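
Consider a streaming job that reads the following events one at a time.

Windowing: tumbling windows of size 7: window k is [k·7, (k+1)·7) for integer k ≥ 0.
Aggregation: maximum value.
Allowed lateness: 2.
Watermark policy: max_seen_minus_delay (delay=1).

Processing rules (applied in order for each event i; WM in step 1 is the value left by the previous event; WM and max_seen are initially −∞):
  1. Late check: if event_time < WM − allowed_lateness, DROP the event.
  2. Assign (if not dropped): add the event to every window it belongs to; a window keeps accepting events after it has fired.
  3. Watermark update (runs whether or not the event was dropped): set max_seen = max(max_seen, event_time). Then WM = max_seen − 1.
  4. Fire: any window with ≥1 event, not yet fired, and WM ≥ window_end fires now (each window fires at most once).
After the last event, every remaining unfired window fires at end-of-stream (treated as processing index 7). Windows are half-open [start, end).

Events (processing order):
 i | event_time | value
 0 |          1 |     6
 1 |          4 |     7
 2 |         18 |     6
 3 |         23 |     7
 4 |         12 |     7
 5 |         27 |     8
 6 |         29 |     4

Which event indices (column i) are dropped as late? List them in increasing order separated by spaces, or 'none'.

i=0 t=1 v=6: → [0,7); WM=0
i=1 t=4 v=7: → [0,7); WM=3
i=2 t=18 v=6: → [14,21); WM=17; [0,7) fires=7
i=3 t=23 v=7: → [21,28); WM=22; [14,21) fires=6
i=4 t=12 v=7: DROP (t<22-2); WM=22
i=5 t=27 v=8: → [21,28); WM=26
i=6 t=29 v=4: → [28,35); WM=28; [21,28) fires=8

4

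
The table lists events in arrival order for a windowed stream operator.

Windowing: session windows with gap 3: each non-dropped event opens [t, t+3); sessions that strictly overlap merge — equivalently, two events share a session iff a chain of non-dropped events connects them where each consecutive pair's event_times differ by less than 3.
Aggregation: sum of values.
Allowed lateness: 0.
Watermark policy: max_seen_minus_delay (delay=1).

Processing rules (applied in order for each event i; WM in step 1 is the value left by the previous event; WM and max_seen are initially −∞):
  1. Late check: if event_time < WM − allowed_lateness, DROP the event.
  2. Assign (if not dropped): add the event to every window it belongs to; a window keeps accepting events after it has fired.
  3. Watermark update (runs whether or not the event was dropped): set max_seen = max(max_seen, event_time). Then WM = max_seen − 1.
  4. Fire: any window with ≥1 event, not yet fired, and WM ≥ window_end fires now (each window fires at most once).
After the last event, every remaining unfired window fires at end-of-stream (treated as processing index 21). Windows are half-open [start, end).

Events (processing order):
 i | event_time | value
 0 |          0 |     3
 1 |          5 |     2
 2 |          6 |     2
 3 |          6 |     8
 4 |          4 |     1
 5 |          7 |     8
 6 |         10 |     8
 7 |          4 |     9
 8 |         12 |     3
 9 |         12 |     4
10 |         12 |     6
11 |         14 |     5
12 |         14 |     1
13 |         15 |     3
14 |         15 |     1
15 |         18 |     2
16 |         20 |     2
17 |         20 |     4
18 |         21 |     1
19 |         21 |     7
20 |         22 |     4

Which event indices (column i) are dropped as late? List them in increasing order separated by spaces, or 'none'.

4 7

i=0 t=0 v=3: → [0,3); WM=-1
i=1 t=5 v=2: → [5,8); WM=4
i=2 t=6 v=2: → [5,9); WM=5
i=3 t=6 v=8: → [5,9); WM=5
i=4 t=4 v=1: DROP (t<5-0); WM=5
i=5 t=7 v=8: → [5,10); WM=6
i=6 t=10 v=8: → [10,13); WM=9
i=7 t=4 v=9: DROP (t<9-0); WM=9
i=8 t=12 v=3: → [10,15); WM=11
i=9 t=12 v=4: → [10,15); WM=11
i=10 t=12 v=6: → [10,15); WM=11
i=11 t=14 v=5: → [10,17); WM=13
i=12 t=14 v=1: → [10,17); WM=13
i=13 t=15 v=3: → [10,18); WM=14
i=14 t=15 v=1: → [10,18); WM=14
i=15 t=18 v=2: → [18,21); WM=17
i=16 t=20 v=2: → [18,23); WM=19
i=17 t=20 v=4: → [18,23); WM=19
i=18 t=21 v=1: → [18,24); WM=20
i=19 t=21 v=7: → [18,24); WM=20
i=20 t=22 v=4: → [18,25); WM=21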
++++
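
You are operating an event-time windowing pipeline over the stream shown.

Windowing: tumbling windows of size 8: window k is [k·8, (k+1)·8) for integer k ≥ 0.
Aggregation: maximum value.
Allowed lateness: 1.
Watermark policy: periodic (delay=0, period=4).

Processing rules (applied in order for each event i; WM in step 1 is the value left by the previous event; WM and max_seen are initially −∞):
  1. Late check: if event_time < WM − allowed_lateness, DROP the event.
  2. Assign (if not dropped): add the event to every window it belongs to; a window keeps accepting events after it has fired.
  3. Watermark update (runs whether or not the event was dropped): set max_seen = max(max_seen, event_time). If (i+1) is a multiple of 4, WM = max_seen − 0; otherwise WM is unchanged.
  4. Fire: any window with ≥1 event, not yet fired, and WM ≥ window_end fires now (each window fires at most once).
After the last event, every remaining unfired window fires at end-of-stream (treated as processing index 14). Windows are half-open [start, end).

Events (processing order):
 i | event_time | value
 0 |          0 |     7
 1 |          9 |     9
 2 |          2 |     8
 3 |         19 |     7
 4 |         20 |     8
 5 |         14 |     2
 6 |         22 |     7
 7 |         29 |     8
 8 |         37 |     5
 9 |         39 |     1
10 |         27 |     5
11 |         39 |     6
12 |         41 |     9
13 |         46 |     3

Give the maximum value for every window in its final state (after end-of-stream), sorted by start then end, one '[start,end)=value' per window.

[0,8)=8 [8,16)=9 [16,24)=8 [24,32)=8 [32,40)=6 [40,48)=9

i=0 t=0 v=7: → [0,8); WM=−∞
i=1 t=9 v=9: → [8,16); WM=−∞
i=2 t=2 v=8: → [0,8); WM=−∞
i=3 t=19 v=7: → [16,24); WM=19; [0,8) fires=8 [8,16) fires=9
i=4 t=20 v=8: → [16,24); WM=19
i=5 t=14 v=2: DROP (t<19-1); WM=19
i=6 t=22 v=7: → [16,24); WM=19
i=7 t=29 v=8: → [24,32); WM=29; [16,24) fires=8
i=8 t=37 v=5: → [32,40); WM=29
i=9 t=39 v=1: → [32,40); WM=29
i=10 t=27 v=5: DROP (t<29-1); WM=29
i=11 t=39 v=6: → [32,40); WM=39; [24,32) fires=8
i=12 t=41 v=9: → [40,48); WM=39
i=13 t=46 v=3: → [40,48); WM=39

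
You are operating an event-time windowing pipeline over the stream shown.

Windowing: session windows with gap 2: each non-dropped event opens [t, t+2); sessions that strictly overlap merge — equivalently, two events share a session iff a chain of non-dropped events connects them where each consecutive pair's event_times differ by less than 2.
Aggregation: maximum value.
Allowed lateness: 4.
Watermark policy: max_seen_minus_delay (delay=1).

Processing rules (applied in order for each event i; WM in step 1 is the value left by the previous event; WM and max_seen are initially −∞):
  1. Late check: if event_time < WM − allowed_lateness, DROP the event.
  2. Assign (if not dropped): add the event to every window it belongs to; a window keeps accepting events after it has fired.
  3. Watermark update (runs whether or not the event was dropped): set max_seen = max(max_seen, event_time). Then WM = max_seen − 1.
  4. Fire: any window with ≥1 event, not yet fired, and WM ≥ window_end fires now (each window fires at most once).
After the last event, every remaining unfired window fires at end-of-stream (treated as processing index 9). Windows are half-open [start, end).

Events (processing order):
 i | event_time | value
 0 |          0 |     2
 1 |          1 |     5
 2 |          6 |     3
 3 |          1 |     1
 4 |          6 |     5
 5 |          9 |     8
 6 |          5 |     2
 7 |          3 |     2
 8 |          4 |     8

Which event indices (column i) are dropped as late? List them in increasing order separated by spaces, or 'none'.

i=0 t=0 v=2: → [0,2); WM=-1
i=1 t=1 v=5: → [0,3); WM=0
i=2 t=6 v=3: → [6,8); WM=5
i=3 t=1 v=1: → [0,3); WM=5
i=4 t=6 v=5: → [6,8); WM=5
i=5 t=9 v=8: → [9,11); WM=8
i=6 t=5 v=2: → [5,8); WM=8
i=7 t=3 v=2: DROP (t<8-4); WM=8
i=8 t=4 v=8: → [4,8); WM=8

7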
++++
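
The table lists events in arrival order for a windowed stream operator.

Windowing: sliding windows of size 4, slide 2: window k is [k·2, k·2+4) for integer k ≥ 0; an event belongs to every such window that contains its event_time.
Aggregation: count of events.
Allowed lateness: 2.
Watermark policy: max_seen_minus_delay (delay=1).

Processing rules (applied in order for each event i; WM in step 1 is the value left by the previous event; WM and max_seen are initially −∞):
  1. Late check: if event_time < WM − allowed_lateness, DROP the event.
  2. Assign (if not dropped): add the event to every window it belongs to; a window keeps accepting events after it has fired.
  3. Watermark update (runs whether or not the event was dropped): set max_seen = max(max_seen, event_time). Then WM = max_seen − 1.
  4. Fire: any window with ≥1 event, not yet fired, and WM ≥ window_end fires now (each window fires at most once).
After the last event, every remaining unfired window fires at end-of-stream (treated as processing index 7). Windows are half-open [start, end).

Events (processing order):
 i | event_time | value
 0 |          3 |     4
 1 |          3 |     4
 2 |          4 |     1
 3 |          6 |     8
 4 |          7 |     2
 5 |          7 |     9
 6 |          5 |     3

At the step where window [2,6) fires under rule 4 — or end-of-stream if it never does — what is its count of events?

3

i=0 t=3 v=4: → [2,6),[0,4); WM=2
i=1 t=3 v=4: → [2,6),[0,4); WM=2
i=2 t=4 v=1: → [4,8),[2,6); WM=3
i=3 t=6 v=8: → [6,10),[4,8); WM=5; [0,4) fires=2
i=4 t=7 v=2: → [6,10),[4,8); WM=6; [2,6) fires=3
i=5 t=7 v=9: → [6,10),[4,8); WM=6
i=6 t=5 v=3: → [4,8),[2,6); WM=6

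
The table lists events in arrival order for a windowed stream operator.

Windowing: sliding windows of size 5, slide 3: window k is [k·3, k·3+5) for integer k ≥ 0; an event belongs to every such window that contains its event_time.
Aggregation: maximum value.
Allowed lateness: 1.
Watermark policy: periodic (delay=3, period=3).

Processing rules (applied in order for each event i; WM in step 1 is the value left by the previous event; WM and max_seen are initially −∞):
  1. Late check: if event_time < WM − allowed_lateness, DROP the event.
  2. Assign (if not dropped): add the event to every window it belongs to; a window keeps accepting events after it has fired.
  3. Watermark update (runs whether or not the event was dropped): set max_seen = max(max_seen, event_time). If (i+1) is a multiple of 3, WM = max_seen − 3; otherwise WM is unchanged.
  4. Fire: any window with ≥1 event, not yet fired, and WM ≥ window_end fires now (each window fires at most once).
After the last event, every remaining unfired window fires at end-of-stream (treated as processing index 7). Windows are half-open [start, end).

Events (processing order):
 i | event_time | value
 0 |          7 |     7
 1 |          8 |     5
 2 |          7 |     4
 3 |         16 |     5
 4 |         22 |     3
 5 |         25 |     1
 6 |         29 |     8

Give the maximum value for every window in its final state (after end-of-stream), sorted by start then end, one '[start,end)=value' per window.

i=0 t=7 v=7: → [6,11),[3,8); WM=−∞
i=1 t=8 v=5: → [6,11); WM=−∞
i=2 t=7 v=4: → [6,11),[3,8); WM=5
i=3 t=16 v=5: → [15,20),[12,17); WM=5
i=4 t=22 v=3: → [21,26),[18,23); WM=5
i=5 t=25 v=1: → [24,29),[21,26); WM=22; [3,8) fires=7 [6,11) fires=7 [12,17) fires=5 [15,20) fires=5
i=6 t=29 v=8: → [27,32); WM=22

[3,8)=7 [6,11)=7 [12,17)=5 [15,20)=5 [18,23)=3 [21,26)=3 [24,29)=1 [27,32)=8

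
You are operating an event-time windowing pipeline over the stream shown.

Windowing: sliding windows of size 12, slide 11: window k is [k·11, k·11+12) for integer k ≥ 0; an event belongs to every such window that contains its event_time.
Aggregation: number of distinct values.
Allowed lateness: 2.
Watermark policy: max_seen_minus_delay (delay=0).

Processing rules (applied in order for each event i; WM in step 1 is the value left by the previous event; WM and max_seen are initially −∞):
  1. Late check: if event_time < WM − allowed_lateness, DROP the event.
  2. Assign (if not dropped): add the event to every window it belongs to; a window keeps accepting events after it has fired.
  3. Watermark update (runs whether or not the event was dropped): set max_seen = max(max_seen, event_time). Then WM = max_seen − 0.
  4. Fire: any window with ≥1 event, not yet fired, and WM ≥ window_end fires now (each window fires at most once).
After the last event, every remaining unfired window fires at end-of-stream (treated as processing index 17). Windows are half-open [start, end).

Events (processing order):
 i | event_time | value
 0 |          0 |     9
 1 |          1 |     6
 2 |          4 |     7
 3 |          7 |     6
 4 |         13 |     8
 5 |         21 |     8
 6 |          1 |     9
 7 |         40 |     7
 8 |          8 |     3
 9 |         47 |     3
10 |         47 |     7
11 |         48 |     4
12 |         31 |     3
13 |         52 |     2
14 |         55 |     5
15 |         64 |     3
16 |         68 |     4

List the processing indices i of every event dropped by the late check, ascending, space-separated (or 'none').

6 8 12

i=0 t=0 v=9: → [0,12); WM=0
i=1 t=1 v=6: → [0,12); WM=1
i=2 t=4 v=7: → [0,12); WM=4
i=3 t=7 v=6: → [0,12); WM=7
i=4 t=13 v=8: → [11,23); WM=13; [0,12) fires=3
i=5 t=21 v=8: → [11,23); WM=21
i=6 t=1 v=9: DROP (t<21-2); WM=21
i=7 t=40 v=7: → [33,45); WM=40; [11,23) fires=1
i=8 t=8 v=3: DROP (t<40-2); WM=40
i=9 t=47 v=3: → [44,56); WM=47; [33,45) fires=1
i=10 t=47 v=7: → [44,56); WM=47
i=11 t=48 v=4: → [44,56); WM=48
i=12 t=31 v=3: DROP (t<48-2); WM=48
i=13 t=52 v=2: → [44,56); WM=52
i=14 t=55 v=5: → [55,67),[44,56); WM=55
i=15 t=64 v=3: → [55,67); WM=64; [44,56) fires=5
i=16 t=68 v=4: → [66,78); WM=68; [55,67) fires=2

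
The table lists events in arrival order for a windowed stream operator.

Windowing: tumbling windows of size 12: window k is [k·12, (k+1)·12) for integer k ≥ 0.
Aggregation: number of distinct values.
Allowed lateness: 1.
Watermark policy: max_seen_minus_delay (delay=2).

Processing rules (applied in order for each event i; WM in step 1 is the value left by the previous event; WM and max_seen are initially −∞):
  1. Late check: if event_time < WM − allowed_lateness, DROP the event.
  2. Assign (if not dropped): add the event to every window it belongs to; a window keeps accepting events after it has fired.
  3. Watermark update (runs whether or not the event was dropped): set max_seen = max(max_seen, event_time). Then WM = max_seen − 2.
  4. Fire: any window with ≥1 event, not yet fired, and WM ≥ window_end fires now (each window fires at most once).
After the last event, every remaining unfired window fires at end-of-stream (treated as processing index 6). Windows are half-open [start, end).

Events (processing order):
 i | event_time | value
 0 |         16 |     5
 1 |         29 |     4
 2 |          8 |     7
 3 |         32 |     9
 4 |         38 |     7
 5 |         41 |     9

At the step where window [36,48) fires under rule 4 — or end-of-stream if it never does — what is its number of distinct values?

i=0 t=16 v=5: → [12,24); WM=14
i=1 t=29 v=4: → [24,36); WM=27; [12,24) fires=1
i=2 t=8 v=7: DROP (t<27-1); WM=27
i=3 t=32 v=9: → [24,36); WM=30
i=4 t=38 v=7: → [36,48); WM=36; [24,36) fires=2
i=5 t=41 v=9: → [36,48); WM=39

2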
++++
* _The task_:
Work out how many lines of the records contain the word "share". Give that number and nothing more.

* _Output for this exercise_:
2